* [Work item] What is needed is an exact copy of every record below.

* [Records supplied]

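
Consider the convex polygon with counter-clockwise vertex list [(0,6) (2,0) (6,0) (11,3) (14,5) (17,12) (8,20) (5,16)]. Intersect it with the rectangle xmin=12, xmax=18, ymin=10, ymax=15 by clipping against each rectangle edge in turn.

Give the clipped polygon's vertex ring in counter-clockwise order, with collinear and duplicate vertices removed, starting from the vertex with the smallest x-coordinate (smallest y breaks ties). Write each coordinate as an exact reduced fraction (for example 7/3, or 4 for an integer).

1. After x ≥ 12: [(12,11/3) (14,5) (17,12) (12,148/9)]
2. After x ≤ 18: [(12,11/3) (14,5) (17,12) (12,148/9)]
3. After y ≥ 10: [(12,10) (113/7,10) (17,12) (12,148/9)]
4. After y ≤ 15: [(12,15) (12,10) (113/7,10) (17,12) (109/8,15)]
5. Canonical ring: [(12,10) (113/7,10) (17,12) (109/8,15) (12,15)]

Clipped polygon: [(12,10) (113/7,10) (17,12) (109/8,15) (12,15)]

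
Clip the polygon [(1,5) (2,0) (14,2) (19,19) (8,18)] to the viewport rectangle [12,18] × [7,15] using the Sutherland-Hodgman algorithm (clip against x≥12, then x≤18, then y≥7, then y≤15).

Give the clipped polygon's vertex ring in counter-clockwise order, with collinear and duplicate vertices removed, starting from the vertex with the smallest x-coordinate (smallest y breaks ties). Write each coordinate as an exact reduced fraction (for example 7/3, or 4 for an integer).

Clipped polygon: [(12,7) (263/17,7) (303/17,15) (12,15)]

1. After x ≥ 12: [(12,5/3) (14,2) (19,19) (12,202/11)]
2. After x ≤ 18: [(12,5/3) (14,2) (18,78/5) (18,208/11) (12,202/11)]
3. After y ≥ 7: [(12,7) (263/17,7) (18,78/5) (18,208/11) (12,202/11)]
4. After y ≤ 15: [(12,15) (12,7) (263/17,7) (303/17,15)]
5. Canonical ring: [(12,7) (263/17,7) (303/17,15) (12,15)]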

* [Solution to the problem]
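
Consider the convex polygon with counter-clockwise vertex list [(0,6) (2,0) (6,0) (11,3) (14,5) (17,12) (8,20) (5,16)]. Intersect it with the rectangle xmin=12, xmax=18, ymin=10, ymax=15 by clipping against each rectangle edge in turn.

Give the clipped polygon's vertex ring in counter-clockwise order, with collinear and duplicate vertices removed, starting from the vertex with the smallest x-coordinate (smallest y breaks ties). Write each coordinate as an exact reduced fraction (for example 7/3, or 4 for an integer).

1. After x ≥ 12: [(12,11/3) (14,5) (17,12) (12,148/9)]
2. After x ≤ 18: [(12,11/3) (14,5) (17,12) (12,148/9)]
3. After y ≥ 10: [(12,10) (113/7,10) (17,12) (12,148/9)]
4. After y ≤ 15: [(12,15) (12,10) (113/7,10) (17,12) (109/8,15)]
5. Canonical ring: [(12,10) (113/7,10) (17,12) (109/8,15) (12,15)]

Clipped polygon: [(12,10) (113/7,10) (17,12) (109/8,15) (12,15)]

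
Clip the polygon [(1,5) (2,0) (14,2) (19,19) (8,18)] to the viewport rectangle [12,18] × [7,15] using the Sutherland-Hodgman algorithm (clip against x≥12, then x≤18, then y≥7, then y≤15).

Give the clipped polygon's vertex ring in counter-clockwise order, with collinear and duplicate vertices removed, starting from the vertex with the smallest x-coordinate (smallest y breaks ties). Write each coordinate as an exact reduced fraction (for example 7/3, or 4 for an integer).

Clipped polygon: [(12,7) (263/17,7) (303/17,15) (12,15)]

1. After x ≥ 12: [(12,5/3) (14,2) (19,19) (12,202/11)]
2. After x ≤ 18: [(12,5/3) (14,2) (18,78/5) (18,208/11) (12,202/11)]
3. After y ≥ 7: [(12,7) (263/17,7) (18,78/5) (18,208/11) (12,202/11)]
4. After y ≤ 15: [(12,15) (12,7) (263/17,7) (303/17,15)]
5. Canonical ring: [(12,7) (263/17,7) (303/17,15) (12,15)]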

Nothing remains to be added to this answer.